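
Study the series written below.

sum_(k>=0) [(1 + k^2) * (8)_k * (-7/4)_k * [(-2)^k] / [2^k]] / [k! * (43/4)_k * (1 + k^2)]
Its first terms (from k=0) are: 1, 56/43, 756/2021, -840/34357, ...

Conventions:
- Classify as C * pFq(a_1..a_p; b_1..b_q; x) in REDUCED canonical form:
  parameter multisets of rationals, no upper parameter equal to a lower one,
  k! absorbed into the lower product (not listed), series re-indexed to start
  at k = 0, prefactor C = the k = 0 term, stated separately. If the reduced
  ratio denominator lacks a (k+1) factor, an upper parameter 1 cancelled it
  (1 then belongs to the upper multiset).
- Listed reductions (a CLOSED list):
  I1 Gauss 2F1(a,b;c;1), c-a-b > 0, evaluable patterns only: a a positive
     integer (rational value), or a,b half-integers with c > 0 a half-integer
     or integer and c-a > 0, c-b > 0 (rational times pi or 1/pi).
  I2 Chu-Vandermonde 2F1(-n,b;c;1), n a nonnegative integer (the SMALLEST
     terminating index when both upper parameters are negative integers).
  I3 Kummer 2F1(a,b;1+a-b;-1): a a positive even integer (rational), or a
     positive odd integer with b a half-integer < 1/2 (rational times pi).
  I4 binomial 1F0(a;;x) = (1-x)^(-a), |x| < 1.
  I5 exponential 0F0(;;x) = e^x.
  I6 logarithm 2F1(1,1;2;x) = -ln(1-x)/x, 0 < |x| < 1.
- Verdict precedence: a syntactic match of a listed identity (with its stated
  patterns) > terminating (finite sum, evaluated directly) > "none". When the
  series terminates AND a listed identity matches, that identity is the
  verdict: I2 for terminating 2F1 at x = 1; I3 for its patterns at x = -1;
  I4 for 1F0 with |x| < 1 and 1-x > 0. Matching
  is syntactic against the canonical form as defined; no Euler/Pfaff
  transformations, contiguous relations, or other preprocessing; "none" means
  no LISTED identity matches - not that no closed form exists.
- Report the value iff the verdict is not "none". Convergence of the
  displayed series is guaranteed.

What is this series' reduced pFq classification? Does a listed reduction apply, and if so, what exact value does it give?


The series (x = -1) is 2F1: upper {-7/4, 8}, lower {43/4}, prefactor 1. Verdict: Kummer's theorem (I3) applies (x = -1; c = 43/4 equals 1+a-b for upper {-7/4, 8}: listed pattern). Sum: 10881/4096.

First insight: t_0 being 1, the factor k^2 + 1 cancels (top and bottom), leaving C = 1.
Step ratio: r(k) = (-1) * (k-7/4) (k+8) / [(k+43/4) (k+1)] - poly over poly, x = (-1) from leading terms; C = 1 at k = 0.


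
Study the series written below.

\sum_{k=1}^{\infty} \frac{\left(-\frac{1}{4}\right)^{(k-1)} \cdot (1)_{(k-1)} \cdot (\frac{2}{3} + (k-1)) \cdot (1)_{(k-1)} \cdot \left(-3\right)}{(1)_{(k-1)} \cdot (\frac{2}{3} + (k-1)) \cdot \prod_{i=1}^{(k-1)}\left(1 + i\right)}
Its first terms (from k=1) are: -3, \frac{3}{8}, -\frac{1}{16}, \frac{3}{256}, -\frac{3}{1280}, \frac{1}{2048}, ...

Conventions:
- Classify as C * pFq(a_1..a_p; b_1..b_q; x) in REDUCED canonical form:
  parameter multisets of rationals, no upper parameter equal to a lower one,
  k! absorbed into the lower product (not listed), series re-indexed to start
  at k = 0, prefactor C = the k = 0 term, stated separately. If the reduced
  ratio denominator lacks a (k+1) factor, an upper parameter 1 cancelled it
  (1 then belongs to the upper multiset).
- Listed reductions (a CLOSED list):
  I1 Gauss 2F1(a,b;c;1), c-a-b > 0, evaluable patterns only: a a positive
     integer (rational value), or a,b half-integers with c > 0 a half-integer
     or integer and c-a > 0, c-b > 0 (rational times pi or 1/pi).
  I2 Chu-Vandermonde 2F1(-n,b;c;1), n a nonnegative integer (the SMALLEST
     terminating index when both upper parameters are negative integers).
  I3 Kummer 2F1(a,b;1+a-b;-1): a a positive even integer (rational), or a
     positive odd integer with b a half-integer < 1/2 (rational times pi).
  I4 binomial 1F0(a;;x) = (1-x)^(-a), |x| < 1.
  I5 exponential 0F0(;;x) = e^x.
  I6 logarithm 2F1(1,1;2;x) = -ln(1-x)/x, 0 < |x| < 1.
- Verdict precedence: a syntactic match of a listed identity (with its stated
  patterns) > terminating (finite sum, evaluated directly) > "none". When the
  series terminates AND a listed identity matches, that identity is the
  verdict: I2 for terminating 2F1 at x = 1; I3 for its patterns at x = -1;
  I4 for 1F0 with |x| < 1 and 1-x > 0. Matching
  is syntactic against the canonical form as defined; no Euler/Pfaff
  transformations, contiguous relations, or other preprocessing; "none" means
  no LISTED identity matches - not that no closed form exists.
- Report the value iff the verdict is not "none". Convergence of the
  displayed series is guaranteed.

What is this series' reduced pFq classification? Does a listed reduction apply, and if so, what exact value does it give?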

ABOUT THIS TASK: Give back each record, exactly as it reads.

RESPONSE TO THIS EXERCISE:
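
Study the series written below.

sum_(k>=0) [(1 + k^2) * (8)_k * (-7/4)_k * [(-2)^k] / [2^k]] / [k! * (43/4)_k * (1 + k^2)]
Its first terms (from k=0) are: 1, 56/43, 756/2021, -840/34357, ...

Conventions:
- Classify as C * pFq(a_1..a_p; b_1..b_q; x) in REDUCED canonical form:
  parameter multisets of rationals, no upper parameter equal to a lower one,
  k! absorbed into the lower product (not listed), series re-indexed to start
  at k = 0, prefactor C = the k = 0 term, stated separately. If the reduced
  ratio denominator lacks a (k+1) factor, an upper parameter 1 cancelled it
  (1 then belongs to the upper multiset).
- Listed reductions (a CLOSED list):
  I1 Gauss 2F1(a,b;c;1), c-a-b > 0, evaluable patterns only: a a positive
     integer (rational value), or a,b half-integers with c > 0 a half-integer
     or integer and c-a > 0, c-b > 0 (rational times pi or 1/pi).
  I2 Chu-Vandermonde 2F1(-n,b;c;1), n a nonnegative integer (the SMALLEST
     terminating index when both upper parameters are negative integers).
  I3 Kummer 2F1(a,b;1+a-b;-1): a a positive even integer (rational), or a
     positive odd integer with b a half-integer < 1/2 (rational times pi).
  I4 binomial 1F0(a;;x) = (1-x)^(-a), |x| < 1.
  I5 exponential 0F0(;;x) = e^x.
  I6 logarithm 2F1(1,1;2;x) = -ln(1-x)/x, 0 < |x| < 1.
- Verdict precedence: a syntactic match of a listed identity (with its stated
  patterns) > terminating (finite sum, evaluated directly) > "none". When the
  series terminates AND a listed identity matches, that identity is the
  verdict: I2 for terminating 2F1 at x = 1; I3 for its patterns at x = -1;
  I4 for 1F0 with |x| < 1 and 1-x > 0. Matching
  is syntactic against the canonical form as defined; no Euler/Pfaff
  transformations, contiguous relations, or other preprocessing; "none" means
  no LISTED identity matches - not that no closed form exists.
- Report the value iff the verdict is not "none". Convergence of the
  displayed series is guaranteed.

What is this series' reduced pFq classification? Does a listed reduction apply, and if so, what exact value does it give?


The series (x = -1) is 2F1: upper {-7/4, 8}, lower {43/4}, prefactor 1. Verdict: Kummer's theorem (I3) applies (x = -1; c = 43/4 equals 1+a-b for upper {-7/4, 8}: listed pattern). Sum: 10881/4096.

First insight: t_0 being 1, the factor k^2 + 1 cancels (top and bottom), leaving C = 1.
Step ratio: r(k) = (-1) * (k-7/4) (k+8) / [(k+43/4) (k+1)] - poly over poly, x = (-1) from leading terms; C = 1 at k = 0.


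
Study the series written below.

\sum_{k=1}^{\infty} \frac{\left(-\frac{1}{4}\right)^{(k-1)} \cdot (1)_{(k-1)} \cdot (\frac{2}{3} + (k-1)) \cdot (1)_{(k-1)} \cdot \left(-3\right)}{(1)_{(k-1)} \cdot (\frac{2}{3} + (k-1)) \cdot \prod_{i=1}^{(k-1)}\left(1 + i\right)}
Its first terms (from k=1) are: -3, \frac{3}{8}, -\frac{1}{16}, \frac{3}{256}, -\frac{3}{1280}, \frac{1}{2048}, ...

Conventions:
- Classify as C * pFq(a_1..a_p; b_1..b_q; x) in REDUCED canonical form:
  parameter multisets of rationals, no upper parameter equal to a lower one,
  k! absorbed into the lower product (not listed), series re-indexed to start
  at k = 0, prefactor C = the k = 0 term, stated separately. If the reduced
  ratio denominator lacks a (k+1) factor, an upper parameter 1 cancelled it
  (1 then belongs to the upper multiset).
- Listed reductions (a CLOSED list):
  I1 Gauss 2F1(a,b;c;1), c-a-b > 0, evaluable patterns only: a a positive
     integer (rational value), or a,b half-integers with c > 0 a half-integer
     or integer and c-a > 0, c-b > 0 (rational times pi or 1/pi).
  I2 Chu-Vandermonde 2F1(-n,b;c;1), n a nonnegative integer (the SMALLEST
     terminating index when both upper parameters are negative integers).
  I3 Kummer 2F1(a,b;1+a-b;-1): a a positive even integer (rational), or a
     positive odd integer with b a half-integer < 1/2 (rational times pi).
  I4 binomial 1F0(a;;x) = (1-x)^(-a), |x| < 1.
  I5 exponential 0F0(;;x) = e^x.
  I6 logarithm 2F1(1,1;2;x) = -ln(1-x)/x, 0 < |x| < 1.
- Verdict precedence: a syntactic match of a listed identity (with its stated
  patterns) > terminating (finite sum, evaluated directly) > "none". When the
  series terminates AND a listed identity matches, that identity is the
  verdict: I2 for terminating 2F1 at x = 1; I3 for its patterns at x = -1;
  I4 for 1F0 with |x| < 1 and 1-x > 0. Matching
  is syntactic against the canonical form as defined; no Euler/Pfaff
  transformations, contiguous relations, or other preprocessing; "none" means
  no LISTED identity matches - not that no closed form exists.
- Report the value iff the verdict is not "none". Convergence of the
  displayed series is guaranteed.

What is this series' reduced pFq classification? Does a listed reduction apply, and if so, what exact value does it give?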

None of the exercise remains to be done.